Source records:
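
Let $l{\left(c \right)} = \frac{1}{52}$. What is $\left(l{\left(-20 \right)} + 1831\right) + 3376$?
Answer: $\frac{270765}{52} \approx 5207.0$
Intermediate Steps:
$l{\left(c \right)} = \frac{1}{52}$
$\left(l{\left(-20 \right)} + 1831\right) + 3376 = \left(\frac{1}{52} + 1831\right) + 3376 = \frac{95213}{52} + 3376 = \frac{270765}{52}$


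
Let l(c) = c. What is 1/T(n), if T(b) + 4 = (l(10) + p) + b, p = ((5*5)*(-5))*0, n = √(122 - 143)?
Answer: 2/19 - I*√21/57 ≈ 0.10526 - 0.080396*I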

__WORK ITEM__: Please return every line of the records above that contains the word "What".

__RESULT__:
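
Let $l{\left(c \right)} = \frac{1}{52}$. What is $\left(l{\left(-20 \right)} + 1831\right) + 3376$?
Let l(c) = c. What is 1/T(n), if T(b) + 4 = (l(10) + p) + b, p = ((5*5)*(-5))*0, n = √(122 - 143)?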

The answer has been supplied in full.